Task prompt -
Would you set down each line of the data below exactly?

——

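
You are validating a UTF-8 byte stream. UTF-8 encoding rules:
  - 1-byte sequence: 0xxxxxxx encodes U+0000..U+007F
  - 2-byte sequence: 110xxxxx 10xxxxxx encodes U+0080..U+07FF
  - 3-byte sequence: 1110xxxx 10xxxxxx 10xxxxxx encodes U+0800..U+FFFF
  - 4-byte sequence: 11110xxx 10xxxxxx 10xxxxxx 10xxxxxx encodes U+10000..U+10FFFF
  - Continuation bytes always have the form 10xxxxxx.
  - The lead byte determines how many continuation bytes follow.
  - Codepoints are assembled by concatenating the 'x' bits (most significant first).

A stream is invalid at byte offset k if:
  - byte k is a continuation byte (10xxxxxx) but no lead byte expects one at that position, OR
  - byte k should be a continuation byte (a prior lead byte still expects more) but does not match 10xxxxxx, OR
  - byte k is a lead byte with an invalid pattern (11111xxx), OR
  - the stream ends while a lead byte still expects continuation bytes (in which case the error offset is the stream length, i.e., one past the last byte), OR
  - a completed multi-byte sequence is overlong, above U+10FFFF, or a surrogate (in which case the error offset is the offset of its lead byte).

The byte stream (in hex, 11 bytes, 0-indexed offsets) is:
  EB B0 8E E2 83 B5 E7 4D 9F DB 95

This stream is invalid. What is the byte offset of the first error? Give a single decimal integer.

Answer: 7

Derivation:
Byte[0]=EB: 3-byte lead, need 2 cont bytes. acc=0xB
Byte[1]=B0: continuation. acc=(acc<<6)|0x30=0x2F0
Byte[2]=8E: continuation. acc=(acc<<6)|0x0E=0xBC0E
Completed: cp=U+BC0E (starts at byte 0)
Byte[3]=E2: 3-byte lead, need 2 cont bytes. acc=0x2
Byte[4]=83: continuation. acc=(acc<<6)|0x03=0x83
Byte[5]=B5: continuation. acc=(acc<<6)|0x35=0x20F5
Completed: cp=U+20F5 (starts at byte 3)
Byte[6]=E7: 3-byte lead, need 2 cont bytes. acc=0x7
Byte[7]=4D: expected 10xxxxxx continuation. INVALID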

——

Written answer -
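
You are validating a UTF-8 byte stream. UTF-8 encoding rules:
  - 1-byte sequence: 0xxxxxxx encodes U+0000..U+007F
  - 2-byte sequence: 110xxxxx 10xxxxxx encodes U+0080..U+07FF
  - 3-byte sequence: 1110xxxx 10xxxxxx 10xxxxxx encodes U+0800..U+FFFF
  - 4-byte sequence: 11110xxx 10xxxxxx 10xxxxxx 10xxxxxx encodes U+10000..U+10FFFF
  - Continuation bytes always have the form 10xxxxxx.
  - The lead byte determines how many continuation bytes follow.
  - Codepoints are assembled by concatenating the 'x' bits (most significant first).

A stream is invalid at byte offset k if:
  - byte k is a continuation byte (10xxxxxx) but no lead byte expects one at that position, OR
  - byte k should be a continuation byte (a prior lead byte still expects more) but does not match 10xxxxxx, OR
  - byte k is a lead byte with an invalid pattern (11111xxx), OR
  - the stream ends while a lead byte still expects continuation bytes (in which case the error offset is the stream length, i.e., one past the last byte), OR
  - a completed multi-byte sequence is overlong, above U+10FFFF, or a surrogate (in which case the error offset is the offset of its lead byte).

The byte stream (in hex, 11 bytes, 0-indexed offsets) is:
  EB B0 8E E2 83 B5 E7 4D 9F DB 95

This stream is invalid. What is the byte offset of the first error? Give a single decimal integer.

Answer: 7

Derivation:
Byte[0]=EB: 3-byte lead, need 2 cont bytes. acc=0xB
Byte[1]=B0: continuation. acc=(acc<<6)|0x30=0x2F0
Byte[2]=8E: continuation. acc=(acc<<6)|0x0E=0xBC0E
Completed: cp=U+BC0E (starts at byte 0)
Byte[3]=E2: 3-byte lead, need 2 cont bytes. acc=0x2
Byte[4]=83: continuation. acc=(acc<<6)|0x03=0x83
Byte[5]=B5: continuation. acc=(acc<<6)|0x35=0x20F5
Completed: cp=U+20F5 (starts at byte 3)
Byte[6]=E7: 3-byte lead, need 2 cont bytes. acc=0x7
Byte[7]=4D: expected 10xxxxxx continuation. INVALID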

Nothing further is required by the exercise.